-- Data extracts follows --
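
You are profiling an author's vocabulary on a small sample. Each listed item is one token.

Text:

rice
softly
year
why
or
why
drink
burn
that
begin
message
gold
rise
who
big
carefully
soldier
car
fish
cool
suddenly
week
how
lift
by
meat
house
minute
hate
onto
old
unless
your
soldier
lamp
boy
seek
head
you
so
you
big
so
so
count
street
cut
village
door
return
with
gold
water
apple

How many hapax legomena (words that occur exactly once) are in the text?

41

Frequencies: so:3, why:2, gold:2, big:2, soldier:2, you:2, rice:1, softly:1, year:1, or:1, drink:1, burn:1, that:1, begin:1, message:1, rise:1, who:1, carefully:1, car:1, fish:1, … (27 more, each freq 1)
Hapax (freq=1): apple, begin, boy, burn, by, car, carefully, cool, count, cut, door, drink, fish, hate, head, house, how, lamp, lift, meat, message, minute, old, onto, or, return, rice, rise, seek, softly, street, suddenly, that, unless, village, water, week, who, with, year, your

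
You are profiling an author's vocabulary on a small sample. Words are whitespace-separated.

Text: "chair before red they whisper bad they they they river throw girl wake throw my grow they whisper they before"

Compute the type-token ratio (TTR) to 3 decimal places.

0.600

N = 20 tokens, V = 12 types.
TTR = V / N = 12 / 20 = 0.600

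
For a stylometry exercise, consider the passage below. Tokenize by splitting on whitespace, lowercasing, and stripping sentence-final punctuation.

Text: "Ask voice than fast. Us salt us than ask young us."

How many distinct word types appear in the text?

Distinct types: {ask, fast, salt, than, us, voice, young}
V = 7

7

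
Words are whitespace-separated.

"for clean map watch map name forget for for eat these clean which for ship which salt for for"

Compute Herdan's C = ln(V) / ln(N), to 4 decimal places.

N = 19, V = 11.
ln(V) = 2.397895, ln(N) = 2.944439
C = 2.397895 / 2.944439 = 0.8144

0.8144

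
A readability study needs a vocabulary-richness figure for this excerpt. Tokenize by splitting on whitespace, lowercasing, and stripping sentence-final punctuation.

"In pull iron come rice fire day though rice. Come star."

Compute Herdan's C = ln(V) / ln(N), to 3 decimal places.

0.916

N = 11, V = 9.
ln(V) = 2.197225, ln(N) = 2.397895
C = 2.197225 / 2.397895 = 0.916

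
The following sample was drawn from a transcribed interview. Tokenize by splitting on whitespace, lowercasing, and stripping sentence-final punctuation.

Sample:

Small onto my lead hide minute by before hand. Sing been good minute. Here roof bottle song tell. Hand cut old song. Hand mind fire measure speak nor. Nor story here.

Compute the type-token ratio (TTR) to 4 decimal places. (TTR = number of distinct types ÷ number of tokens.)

0.8065

N = 31 tokens, V = 25 types.
TTR = V / N = 25 / 31 = 0.8065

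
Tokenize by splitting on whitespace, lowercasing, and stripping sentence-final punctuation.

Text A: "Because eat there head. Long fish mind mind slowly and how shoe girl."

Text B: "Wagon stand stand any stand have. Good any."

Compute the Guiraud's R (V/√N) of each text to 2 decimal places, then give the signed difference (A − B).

1.56

A: V=12, N=13, R=3.33
B: V=5, N=8, R=1.77
Difference = 3.33 − 1.77 = 1.56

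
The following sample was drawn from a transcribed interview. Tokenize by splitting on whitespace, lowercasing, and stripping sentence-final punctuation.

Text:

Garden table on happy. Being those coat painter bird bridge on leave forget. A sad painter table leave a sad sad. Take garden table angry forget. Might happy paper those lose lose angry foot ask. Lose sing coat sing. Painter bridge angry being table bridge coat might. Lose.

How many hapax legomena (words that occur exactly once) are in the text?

5

Frequencies: table:4, lose:4, coat:3, painter:3, bridge:3, sad:3, angry:3, garden:2, on:2, happy:2, being:2, those:2, leave:2, forget:2, a:2, might:2, sing:2, bird:1, take:1, paper:1, … (2 more, each freq 1)
Hapax (freq=1): ask, bird, foot, paper, take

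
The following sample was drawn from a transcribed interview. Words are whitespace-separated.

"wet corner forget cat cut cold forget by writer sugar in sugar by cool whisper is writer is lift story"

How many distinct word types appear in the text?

Distinct types: {by, cat, cold, cool, corner, cut, forget, in, is, lift, story, sugar, wet, whisper, writer}
V = 15

15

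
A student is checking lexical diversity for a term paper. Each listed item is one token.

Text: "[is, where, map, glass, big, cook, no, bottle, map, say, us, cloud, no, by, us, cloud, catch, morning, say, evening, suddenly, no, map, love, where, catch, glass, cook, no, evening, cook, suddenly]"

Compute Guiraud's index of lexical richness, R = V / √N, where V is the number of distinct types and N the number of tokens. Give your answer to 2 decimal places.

3.01

N = 32, V = 17.
√N = 5.656854
R = 17 / 5.656854 = 3.01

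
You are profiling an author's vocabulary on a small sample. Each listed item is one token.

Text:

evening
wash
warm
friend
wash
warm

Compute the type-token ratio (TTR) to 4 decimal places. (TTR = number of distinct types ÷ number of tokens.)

0.6667

N = 6 tokens, V = 4 types.
TTR = V / N = 4 / 6 = 0.6667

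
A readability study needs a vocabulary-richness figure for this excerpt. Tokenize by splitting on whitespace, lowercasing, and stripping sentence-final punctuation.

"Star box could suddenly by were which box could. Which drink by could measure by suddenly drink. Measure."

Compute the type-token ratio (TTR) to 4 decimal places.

0.5000

N = 18 tokens, V = 9 types.
TTR = V / N = 9 / 18 = 0.5000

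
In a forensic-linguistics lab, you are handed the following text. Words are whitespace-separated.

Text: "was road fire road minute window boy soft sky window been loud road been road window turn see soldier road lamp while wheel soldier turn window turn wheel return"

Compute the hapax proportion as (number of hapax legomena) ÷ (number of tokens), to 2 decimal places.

0.38

Frequencies: road:5, window:4, turn:3, been:2, soldier:2, wheel:2, was:1, fire:1, minute:1, boy:1, soft:1, sky:1, loud:1, see:1, lamp:1, while:1, return:1
Hapax count = 11; token count = 29.
Ratio = 11 / 29 = 0.38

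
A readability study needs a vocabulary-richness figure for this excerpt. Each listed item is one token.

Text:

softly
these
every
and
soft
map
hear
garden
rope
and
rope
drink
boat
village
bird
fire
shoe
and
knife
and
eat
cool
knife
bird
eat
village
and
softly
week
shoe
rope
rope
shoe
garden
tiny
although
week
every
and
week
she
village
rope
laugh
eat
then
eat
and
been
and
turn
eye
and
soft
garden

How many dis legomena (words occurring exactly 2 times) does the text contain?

5

Frequencies: and:9, rope:5, eat:4, garden:3, village:3, shoe:3, week:3, softly:2, every:2, soft:2, bird:2, knife:2, these:1, map:1, hear:1, drink:1, boat:1, fire:1, cool:1, tiny:1, … (7 more, each freq 1)
Words with frequency 2: bird, every, knife, soft, softly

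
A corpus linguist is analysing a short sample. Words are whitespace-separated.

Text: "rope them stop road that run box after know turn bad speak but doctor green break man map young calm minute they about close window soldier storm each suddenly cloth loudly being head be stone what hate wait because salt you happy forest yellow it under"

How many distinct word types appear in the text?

Distinct types: {about, after, bad, be, because, being, box, break, but, calm, close, cloth, doctor, each, forest, green, happy, hate, head, it, know, loudly, man, map, minute, road, rope, run, salt, soldier, speak, stone, stop, storm, suddenly, that, them, they, turn, under, wait, what, window, yellow, you, young}
V = 46

46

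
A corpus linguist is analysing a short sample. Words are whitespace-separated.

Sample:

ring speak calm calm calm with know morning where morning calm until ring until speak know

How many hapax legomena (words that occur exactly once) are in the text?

Frequencies: calm:4, ring:2, speak:2, know:2, morning:2, until:2, with:1, where:1
Hapax (freq=1): where, with

2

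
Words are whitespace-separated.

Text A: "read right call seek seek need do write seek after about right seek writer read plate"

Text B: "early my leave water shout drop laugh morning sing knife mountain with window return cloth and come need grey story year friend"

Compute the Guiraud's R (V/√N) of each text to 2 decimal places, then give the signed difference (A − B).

-1.94

A: V=11, N=16, R=2.75
B: V=22, N=22, R=4.69
Difference = 2.75 − 4.69 = -1.94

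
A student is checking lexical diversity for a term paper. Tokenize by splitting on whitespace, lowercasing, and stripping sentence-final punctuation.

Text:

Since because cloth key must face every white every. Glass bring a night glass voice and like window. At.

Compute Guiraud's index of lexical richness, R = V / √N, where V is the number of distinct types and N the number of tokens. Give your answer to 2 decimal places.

N = 19, V = 17.
√N = 4.358899
R = 17 / 4.358899 = 3.90

3.90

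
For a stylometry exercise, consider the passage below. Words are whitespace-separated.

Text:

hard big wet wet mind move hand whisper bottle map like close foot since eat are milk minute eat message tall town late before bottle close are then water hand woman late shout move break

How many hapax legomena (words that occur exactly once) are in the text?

19

Frequencies: wet:2, move:2, hand:2, bottle:2, close:2, eat:2, are:2, late:2, hard:1, big:1, mind:1, whisper:1, map:1, like:1, foot:1, since:1, milk:1, minute:1, message:1, tall:1, … (7 more, each freq 1)
Hapax (freq=1): before, big, break, foot, hard, like, map, message, milk, mind, minute, shout, since, tall, then, town, water, whisper, woman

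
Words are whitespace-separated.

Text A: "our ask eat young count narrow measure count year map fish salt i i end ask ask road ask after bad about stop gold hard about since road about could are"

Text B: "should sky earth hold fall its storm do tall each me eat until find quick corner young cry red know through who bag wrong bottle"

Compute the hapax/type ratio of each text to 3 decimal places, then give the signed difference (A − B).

-0.217

A: hapax=18, V=23, ratio=0.783
B: hapax=25, V=25, ratio=1.000
Difference = 0.783 − 1.000 = -0.217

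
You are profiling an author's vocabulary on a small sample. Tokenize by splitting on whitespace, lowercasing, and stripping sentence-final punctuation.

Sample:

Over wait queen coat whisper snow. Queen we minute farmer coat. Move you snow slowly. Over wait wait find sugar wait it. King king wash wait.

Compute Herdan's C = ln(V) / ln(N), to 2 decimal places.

N = 26, V = 17.
ln(V) = 2.833213, ln(N) = 3.258097
C = 2.833213 / 3.258097 = 0.87

0.87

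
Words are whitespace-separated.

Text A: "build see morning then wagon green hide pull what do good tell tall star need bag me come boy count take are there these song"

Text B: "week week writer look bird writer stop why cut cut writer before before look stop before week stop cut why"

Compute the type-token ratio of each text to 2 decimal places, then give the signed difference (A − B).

TTR(A) = 25/25 = 1.00
TTR(B) = 8/20 = 0.40
Difference = 1.00 − 0.40 = 0.60

0.60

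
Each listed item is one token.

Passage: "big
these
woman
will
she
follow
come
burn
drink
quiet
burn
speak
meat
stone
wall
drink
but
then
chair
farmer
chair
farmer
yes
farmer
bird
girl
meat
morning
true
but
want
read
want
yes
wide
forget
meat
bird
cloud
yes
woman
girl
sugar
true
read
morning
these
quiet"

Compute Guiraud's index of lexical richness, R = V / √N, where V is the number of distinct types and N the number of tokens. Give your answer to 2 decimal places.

N = 48, V = 29.
√N = 6.928203
R = 29 / 6.928203 = 4.19

4.19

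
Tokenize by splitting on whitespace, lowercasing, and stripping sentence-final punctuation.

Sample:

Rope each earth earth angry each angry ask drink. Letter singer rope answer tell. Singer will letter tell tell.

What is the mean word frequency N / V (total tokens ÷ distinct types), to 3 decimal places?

1.727

N = 19 tokens, V = 11 types.
Mean frequency = N / V = 19 / 11 = 1.727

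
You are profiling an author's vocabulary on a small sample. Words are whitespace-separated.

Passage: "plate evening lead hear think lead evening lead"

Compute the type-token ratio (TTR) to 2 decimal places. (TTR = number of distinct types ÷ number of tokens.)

N = 8 tokens, V = 5 types.
TTR = V / N = 5 / 8 = 0.63

0.63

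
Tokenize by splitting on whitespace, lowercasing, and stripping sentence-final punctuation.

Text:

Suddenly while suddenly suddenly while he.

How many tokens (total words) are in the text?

Tokens: suddenly, while, suddenly, suddenly, while, he
N = 6

6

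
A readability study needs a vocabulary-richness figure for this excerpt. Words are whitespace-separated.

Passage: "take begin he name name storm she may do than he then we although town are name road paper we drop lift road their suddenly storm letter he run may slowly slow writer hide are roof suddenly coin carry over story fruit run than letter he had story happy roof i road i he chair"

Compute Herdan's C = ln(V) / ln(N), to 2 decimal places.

0.89

N = 55, V = 36.
ln(V) = 3.583519, ln(N) = 4.007333
C = 3.583519 / 4.007333 = 0.89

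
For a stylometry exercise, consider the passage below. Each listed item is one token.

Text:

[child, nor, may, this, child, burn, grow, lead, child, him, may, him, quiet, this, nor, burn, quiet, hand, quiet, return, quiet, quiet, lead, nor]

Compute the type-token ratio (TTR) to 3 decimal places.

N = 24 tokens, V = 11 types.
TTR = V / N = 11 / 24 = 0.458

0.458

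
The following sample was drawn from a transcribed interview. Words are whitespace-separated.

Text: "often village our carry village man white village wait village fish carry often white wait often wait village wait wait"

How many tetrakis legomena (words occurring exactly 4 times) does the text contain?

0

Frequencies: village:5, wait:5, often:3, carry:2, white:2, our:1, man:1, fish:1
Words with frequency 4: (none)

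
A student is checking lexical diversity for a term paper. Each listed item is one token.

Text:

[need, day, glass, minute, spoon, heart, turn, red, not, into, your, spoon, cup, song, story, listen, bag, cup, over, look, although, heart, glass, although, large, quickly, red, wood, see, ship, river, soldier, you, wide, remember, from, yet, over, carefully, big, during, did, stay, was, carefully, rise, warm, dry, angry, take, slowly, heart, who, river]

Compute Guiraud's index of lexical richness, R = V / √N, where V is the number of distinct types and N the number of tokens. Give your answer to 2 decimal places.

5.99

N = 54, V = 44.
√N = 7.348469
R = 44 / 7.348469 = 5.99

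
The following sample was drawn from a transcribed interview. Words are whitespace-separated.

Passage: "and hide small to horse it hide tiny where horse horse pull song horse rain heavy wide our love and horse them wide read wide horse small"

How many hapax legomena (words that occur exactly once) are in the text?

12

Frequencies: horse:6, wide:3, and:2, hide:2, small:2, to:1, it:1, tiny:1, where:1, pull:1, song:1, rain:1, heavy:1, our:1, love:1, them:1, read:1
Hapax (freq=1): heavy, it, love, our, pull, rain, read, song, them, tiny, to, where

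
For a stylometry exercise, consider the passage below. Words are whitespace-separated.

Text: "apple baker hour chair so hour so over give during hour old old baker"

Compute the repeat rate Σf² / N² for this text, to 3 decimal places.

0.133

Frequencies: hour:3, baker:2, so:2, old:2, apple:1, chair:1, over:1, give:1, during:1
Σf² = 26; N² = 196
Repeat rate = 26 / 196 = 0.133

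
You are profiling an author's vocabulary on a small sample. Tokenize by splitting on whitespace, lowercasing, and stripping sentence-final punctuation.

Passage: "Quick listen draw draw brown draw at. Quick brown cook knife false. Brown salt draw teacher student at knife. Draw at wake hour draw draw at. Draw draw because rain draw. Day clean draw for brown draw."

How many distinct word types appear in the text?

18

Distinct types: {at, because, brown, clean, cook, day, draw, false, for, hour, knife, listen, quick, rain, salt, student, teacher, wake}
V = 18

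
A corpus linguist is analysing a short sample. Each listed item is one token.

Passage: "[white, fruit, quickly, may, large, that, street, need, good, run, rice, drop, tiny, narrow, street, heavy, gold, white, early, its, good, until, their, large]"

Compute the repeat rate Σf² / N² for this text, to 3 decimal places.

Frequencies: white:2, large:2, street:2, good:2, fruit:1, quickly:1, may:1, that:1, need:1, run:1, rice:1, drop:1, tiny:1, narrow:1, heavy:1, gold:1, early:1, its:1, until:1, their:1
Σf² = 32; N² = 576
Repeat rate = 32 / 576 = 0.056

0.056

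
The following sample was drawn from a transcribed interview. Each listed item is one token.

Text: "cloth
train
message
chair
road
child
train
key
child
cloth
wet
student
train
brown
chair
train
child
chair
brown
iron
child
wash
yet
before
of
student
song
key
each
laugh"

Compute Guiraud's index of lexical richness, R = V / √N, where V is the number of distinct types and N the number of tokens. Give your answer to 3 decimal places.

N = 30, V = 18.
√N = 5.477226
R = 18 / 5.477226 = 3.286

3.286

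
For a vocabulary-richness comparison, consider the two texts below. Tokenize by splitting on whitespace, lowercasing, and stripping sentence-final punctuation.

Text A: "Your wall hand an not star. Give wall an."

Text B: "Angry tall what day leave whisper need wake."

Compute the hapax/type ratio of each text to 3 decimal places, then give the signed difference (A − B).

-0.286

A: hapax=5, V=7, ratio=0.714
B: hapax=8, V=8, ratio=1.000
Difference = 0.714 − 1.000 = -0.286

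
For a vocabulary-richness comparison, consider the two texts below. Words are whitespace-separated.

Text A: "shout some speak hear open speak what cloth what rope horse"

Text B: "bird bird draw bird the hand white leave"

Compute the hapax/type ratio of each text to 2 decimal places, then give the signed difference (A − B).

-0.05

A: hapax=7, V=9, ratio=0.78
B: hapax=5, V=6, ratio=0.83
Difference = 0.78 − 0.83 = -0.05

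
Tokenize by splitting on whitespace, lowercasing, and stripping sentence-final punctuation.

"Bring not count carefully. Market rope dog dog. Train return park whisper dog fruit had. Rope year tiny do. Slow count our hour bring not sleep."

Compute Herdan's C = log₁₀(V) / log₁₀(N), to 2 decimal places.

0.92

N = 26, V = 20.
log₁₀(V) = 1.301030, log₁₀(N) = 1.414973
C = 1.301030 / 1.414973 = 0.92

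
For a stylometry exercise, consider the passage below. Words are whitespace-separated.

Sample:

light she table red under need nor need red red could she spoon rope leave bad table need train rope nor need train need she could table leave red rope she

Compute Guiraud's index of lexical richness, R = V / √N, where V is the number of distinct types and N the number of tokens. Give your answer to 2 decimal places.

2.33

N = 31, V = 13.
√N = 5.567764
R = 13 / 5.567764 = 2.33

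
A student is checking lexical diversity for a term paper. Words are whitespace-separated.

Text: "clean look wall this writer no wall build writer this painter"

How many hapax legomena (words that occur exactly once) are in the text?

5

Frequencies: wall:2, this:2, writer:2, clean:1, look:1, no:1, build:1, painter:1
Hapax (freq=1): build, clean, look, no, painter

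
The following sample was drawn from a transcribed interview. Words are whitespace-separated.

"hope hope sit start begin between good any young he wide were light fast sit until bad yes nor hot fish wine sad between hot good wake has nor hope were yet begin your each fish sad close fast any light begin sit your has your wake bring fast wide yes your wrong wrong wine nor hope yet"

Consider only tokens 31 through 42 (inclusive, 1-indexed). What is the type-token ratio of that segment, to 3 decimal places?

Segment tokens 31–42: were, yet, begin, your, each, fish, sad, close, fast, any, light, begin
Segment N = 12, segment V = 11.
TTR = 11 / 12 = 0.917

0.917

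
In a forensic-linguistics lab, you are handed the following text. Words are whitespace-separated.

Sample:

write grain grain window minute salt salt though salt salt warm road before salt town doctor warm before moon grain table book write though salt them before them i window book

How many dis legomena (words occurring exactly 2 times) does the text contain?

6

Frequencies: salt:6, grain:3, before:3, write:2, window:2, though:2, warm:2, book:2, them:2, minute:1, road:1, town:1, doctor:1, moon:1, table:1, i:1
Words with frequency 2: book, them, though, warm, window, write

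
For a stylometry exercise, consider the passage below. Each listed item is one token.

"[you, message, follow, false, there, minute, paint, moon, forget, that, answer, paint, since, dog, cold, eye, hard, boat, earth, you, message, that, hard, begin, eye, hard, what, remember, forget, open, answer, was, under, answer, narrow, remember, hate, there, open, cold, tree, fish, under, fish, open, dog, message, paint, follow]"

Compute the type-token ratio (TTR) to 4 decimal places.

0.5714

N = 49 tokens, V = 28 types.
TTR = V / N = 28 / 49 = 0.5714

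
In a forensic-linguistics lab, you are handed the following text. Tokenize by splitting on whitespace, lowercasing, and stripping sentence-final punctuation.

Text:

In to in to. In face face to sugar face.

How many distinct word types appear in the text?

Distinct types: {face, in, sugar, to}
V = 4

4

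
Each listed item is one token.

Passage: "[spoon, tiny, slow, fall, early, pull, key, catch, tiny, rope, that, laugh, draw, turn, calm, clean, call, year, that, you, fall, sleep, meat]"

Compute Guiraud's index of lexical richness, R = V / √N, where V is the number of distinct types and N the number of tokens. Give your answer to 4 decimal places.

N = 23, V = 20.
√N = 4.795832
R = 20 / 4.795832 = 4.1703

4.1703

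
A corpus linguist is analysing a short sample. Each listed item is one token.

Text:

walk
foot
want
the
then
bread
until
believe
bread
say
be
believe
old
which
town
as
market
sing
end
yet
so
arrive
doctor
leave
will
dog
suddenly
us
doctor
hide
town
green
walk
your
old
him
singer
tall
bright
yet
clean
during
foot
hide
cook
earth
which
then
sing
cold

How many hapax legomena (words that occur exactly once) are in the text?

26

Frequencies: walk:2, foot:2, then:2, bread:2, believe:2, old:2, which:2, town:2, sing:2, yet:2, doctor:2, hide:2, want:1, the:1, until:1, say:1, be:1, as:1, market:1, end:1, … (18 more, each freq 1)
Hapax (freq=1): arrive, as, be, bright, clean, cold, cook, dog, during, earth, end, green, him, leave, market, say, singer, so, suddenly, tall, the, until, us, want, will, your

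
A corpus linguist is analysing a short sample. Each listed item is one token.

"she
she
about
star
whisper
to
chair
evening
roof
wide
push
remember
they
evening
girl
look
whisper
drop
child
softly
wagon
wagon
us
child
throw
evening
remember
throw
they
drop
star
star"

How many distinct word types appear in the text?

Distinct types: {about, chair, child, drop, evening, girl, look, push, remember, roof, she, softly, star, they, throw, to, us, wagon, whisper, wide}
V = 20

20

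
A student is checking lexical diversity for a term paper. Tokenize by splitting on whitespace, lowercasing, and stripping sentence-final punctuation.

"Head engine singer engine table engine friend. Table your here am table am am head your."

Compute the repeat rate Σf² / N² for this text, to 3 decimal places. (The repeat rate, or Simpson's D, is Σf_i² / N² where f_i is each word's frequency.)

0.148

Frequencies: engine:3, table:3, am:3, head:2, your:2, singer:1, friend:1, here:1
Σf² = 38; N² = 256
Repeat rate = 38 / 256 = 0.148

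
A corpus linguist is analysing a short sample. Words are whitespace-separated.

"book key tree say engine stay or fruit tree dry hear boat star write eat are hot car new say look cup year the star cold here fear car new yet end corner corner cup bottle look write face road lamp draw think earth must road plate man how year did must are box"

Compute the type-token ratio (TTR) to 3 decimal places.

0.759

N = 54 tokens, V = 41 types.
TTR = V / N = 41 / 54 = 0.759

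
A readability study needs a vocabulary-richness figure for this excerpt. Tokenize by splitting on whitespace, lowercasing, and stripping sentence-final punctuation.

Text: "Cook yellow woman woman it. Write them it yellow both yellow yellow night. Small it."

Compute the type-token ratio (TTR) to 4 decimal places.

N = 15 tokens, V = 9 types.
TTR = V / N = 9 / 15 = 0.6000

0.6000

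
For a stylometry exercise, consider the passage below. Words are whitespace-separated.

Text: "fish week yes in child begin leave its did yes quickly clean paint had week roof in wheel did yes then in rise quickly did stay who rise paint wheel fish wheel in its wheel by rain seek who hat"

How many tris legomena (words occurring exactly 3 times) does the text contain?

2

Frequencies: in:4, wheel:4, yes:3, did:3, fish:2, week:2, its:2, quickly:2, paint:2, rise:2, who:2, child:1, begin:1, leave:1, clean:1, had:1, roof:1, then:1, stay:1, by:1, … (3 more, each freq 1)
Words with frequency 3: did, yes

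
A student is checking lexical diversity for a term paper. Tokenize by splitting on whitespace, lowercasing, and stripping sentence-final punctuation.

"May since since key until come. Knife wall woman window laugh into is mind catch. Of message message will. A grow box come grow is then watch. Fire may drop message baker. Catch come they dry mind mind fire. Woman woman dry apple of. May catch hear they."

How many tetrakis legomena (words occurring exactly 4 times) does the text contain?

0

Frequencies: may:3, come:3, woman:3, mind:3, catch:3, message:3, since:2, is:2, of:2, grow:2, fire:2, they:2, dry:2, key:1, until:1, knife:1, wall:1, window:1, laugh:1, into:1, … (9 more, each freq 1)
Words with frequency 4: (none)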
-- Data extracts concluded --
Aim of the exercise
Check each line of the records for the string "plate" and copy those that have it.

The completed task
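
Text A: "read right call seek seek need do write seek after about right seek writer read plate"
Passage: "plate evening lead hear think lead evening lead"
"book key tree say engine stay or fruit tree dry hear boat star write eat are hot car new say look cup year the star cold here fear car new yet end corner corner cup bottle look write face road lamp draw think earth must road plate man how year did must are box"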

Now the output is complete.